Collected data

• • • • • • •

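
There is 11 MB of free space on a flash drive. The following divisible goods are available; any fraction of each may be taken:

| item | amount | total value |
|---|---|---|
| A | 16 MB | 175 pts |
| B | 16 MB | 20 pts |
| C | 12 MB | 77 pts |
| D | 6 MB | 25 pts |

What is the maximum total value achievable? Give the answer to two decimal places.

120.31

Take in order of value per unit:
- A (175/16 per unit): 11 of 16 → value 11×175/16 = 120.3125, running total 120.31
Total 120.31.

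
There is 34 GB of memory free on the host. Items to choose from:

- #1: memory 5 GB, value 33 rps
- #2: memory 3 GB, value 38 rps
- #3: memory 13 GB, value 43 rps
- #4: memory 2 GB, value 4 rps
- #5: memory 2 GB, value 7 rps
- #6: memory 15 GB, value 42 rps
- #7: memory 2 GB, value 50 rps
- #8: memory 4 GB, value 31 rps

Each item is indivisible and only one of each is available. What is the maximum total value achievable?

206 rps

Check high-value combinations within 34 GB:
- #1+#2+#3+#4+#5+#7+#8: memory 5+3+13+2+2+2+4=31, value 33+38+43+4+7+50+31=206
- #1+#2+#4+#5+#6+#7+#8: memory 5+3+2+2+15+2+4=33, value 33+38+4+7+42+50+31=205
- #1+#2+#3+#5+#7+#8: memory 5+3+13+2+2+4=29, value 33+38+43+7+50+31=202
- #1+#2+#5+#6+#7+#8: memory 5+3+2+15+2+4=31, value 33+38+7+42+50+31=201
Best: 206 rps.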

• • • • • • •

▶ [Aim of the exercise]: Each entry above, in full, should be output exactly as it reads.

▶ [Response for this exercise]:
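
There is 11 MB of free space on a flash drive. The following divisible goods are available; any fraction of each may be taken:

| item | amount | total value |
|---|---|---|
| A | 16 MB | 175 pts |
| B | 16 MB | 20 pts |
| C | 12 MB | 77 pts |
| D | 6 MB | 25 pts |

What is the maximum total value achievable? Give the answer to two decimal places.

120.31

Take in order of value per unit:
- A (175/16 per unit): 11 of 16 → value 11×175/16 = 120.3125, running total 120.31
Total 120.31.

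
There is 34 GB of memory free on the host. Items to choose from:

- #1: memory 5 GB, value 33 rps
- #2: memory 3 GB, value 38 rps
- #3: memory 13 GB, value 43 rps
- #4: memory 2 GB, value 4 rps
- #5: memory 2 GB, value 7 rps
- #6: memory 15 GB, value 42 rps
- #7: memory 2 GB, value 50 rps
- #8: memory 4 GB, value 31 rps

Each item is indivisible and only one of each is available. What is the maximum total value achievable?

206 rps

Check high-value combinations within 34 GB:
- #1+#2+#3+#4+#5+#7+#8: memory 5+3+13+2+2+2+4=31, value 33+38+43+4+7+50+31=206
- #1+#2+#4+#5+#6+#7+#8: memory 5+3+2+2+15+2+4=33, value 33+38+4+7+42+50+31=205
- #1+#2+#3+#5+#7+#8: memory 5+3+13+2+2+4=29, value 33+38+43+7+50+31=202
- #1+#2+#5+#6+#7+#8: memory 5+3+2+15+2+4=31, value 33+38+7+42+50+31=201
Best: 206 rps.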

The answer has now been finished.